Records provided: Begin

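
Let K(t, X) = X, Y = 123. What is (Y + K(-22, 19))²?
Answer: 20164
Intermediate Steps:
(Y + K(-22, 19))² = (123 + 19)² = 142² = 20164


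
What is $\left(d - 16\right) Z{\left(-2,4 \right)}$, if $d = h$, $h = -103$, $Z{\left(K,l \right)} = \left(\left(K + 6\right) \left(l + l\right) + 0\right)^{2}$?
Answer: $-121856$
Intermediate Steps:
$Z{\left(K,l \right)} = 4 l^{2} \left(6 + K\right)^{2}$ ($Z{\left(K,l \right)} = \left(\left(6 + K\right) 2 l + 0\right)^{2} = \left(2 l \left(6 + K\right) + 0\right)^{2} = \left(2 l \left(6 + K\right)\right)^{2} = 4 l^{2} \left(6 + K\right)^{2}$)
$d = -103$
$\left(d - 16\right) Z{\left(-2,4 \right)} = \left(-103 - 16\right) 4 \cdot 4^{2} \left(6 - 2\right)^{2} = - 119 \cdot 4 \cdot 16 \cdot 4^{2} = - 119 \cdot 4 \cdot 16 \cdot 16 = \left(-119\right) 1024 = -121856$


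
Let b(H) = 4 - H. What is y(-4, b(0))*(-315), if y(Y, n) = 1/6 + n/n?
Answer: -735/2 ≈ -367.50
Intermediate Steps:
y(Y, n) = 7/6 (y(Y, n) = 1*(1/6) + 1 = 1/6 + 1 = 7/6)
y(-4, b(0))*(-315) = (7/6)*(-315) = -735/2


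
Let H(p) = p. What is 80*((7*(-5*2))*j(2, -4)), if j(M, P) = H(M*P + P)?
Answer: 67200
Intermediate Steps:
j(M, P) = P + M*P (j(M, P) = M*P + P = P + M*P)
80*((7*(-5*2))*j(2, -4)) = 80*((7*(-5*2))*(-4*(1 + 2))) = 80*((7*(-10))*(-4*3)) = 80*(-70*(-12)) = 80*840 = 67200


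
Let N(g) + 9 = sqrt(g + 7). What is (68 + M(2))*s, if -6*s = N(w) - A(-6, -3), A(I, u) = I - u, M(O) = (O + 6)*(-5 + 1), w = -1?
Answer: 36 - 6*sqrt(6) ≈ 21.303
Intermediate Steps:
M(O) = -24 - 4*O (M(O) = (6 + O)*(-4) = -24 - 4*O)
N(g) = -9 + sqrt(7 + g) (N(g) = -9 + sqrt(g + 7) = -9 + sqrt(7 + g))
s = 1 - sqrt(6)/6 (s = -((-9 + sqrt(7 - 1)) - (-6 - 1*(-3)))/6 = -((-9 + sqrt(6)) - (-6 + 3))/6 = -((-9 + sqrt(6)) - 1*(-3))/6 = -((-9 + sqrt(6)) + 3)/6 = -(-6 + sqrt(6))/6 = 1 - sqrt(6)/6 ≈ 0.59175)
(68 + M(2))*s = (68 + (-24 - 4*2))*(1 - sqrt(6)/6) = (68 + (-24 - 8))*(1 - sqrt(6)/6) = (68 - 32)*(1 - sqrt(6)/6) = 36*(1 - sqrt(6)/6) = 36 - 6*sqrt(6)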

Records provided: End

**Your goal**
An exact reproduction of all the records is required.

**Output for this task**
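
Let K(t, X) = X, Y = 123. What is (Y + K(-22, 19))²?
Answer: 20164
Intermediate Steps:
(Y + K(-22, 19))² = (123 + 19)² = 142² = 20164


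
What is $\left(d - 16\right) Z{\left(-2,4 \right)}$, if $d = h$, $h = -103$, $Z{\left(K,l \right)} = \left(\left(K + 6\right) \left(l + l\right) + 0\right)^{2}$?
Answer: $-121856$
Intermediate Steps:
$Z{\left(K,l \right)} = 4 l^{2} \left(6 + K\right)^{2}$ ($Z{\left(K,l \right)} = \left(\left(6 + K\right) 2 l + 0\right)^{2} = \left(2 l \left(6 + K\right) + 0\right)^{2} = \left(2 l \left(6 + K\right)\right)^{2} = 4 l^{2} \left(6 + K\right)^{2}$)
$d = -103$
$\left(d - 16\right) Z{\left(-2,4 \right)} = \left(-103 - 16\right) 4 \cdot 4^{2} \left(6 - 2\right)^{2} = - 119 \cdot 4 \cdot 16 \cdot 4^{2} = - 119 \cdot 4 \cdot 16 \cdot 16 = \left(-119\right) 1024 = -121856$


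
Let b(H) = 4 - H. What is y(-4, b(0))*(-315), if y(Y, n) = 1/6 + n/n?
Answer: -735/2 ≈ -367.50
Intermediate Steps:
y(Y, n) = 7/6 (y(Y, n) = 1*(1/6) + 1 = 1/6 + 1 = 7/6)
y(-4, b(0))*(-315) = (7/6)*(-315) = -735/2


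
Let H(p) = p. What is 80*((7*(-5*2))*j(2, -4)), if j(M, P) = H(M*P + P)?
Answer: 67200
Intermediate Steps:
j(M, P) = P + M*P (j(M, P) = M*P + P = P + M*P)
80*((7*(-5*2))*j(2, -4)) = 80*((7*(-5*2))*(-4*(1 + 2))) = 80*((7*(-10))*(-4*3)) = 80*(-70*(-12)) = 80*840 = 67200


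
Let N(g) + 9 = sqrt(g + 7). What is (68 + M(2))*s, if -6*s = N(w) - A(-6, -3), A(I, u) = I - u, M(O) = (O + 6)*(-5 + 1), w = -1?
Answer: 36 - 6*sqrt(6) ≈ 21.303
Intermediate Steps:
M(O) = -24 - 4*O (M(O) = (6 + O)*(-4) = -24 - 4*O)
N(g) = -9 + sqrt(7 + g) (N(g) = -9 + sqrt(g + 7) = -9 + sqrt(7 + g))
s = 1 - sqrt(6)/6 (s = -((-9 + sqrt(7 - 1)) - (-6 - 1*(-3)))/6 = -((-9 + sqrt(6)) - (-6 + 3))/6 = -((-9 + sqrt(6)) - 1*(-3))/6 = -((-9 + sqrt(6)) + 3)/6 = -(-6 + sqrt(6))/6 = 1 - sqrt(6)/6 ≈ 0.59175)
(68 + M(2))*s = (68 + (-24 - 4*2))*(1 - sqrt(6)/6) = (68 + (-24 - 8))*(1 - sqrt(6)/6) = (68 - 32)*(1 - sqrt(6)/6) = 36*(1 - sqrt(6)/6) = 36 - 6*sqrt(6)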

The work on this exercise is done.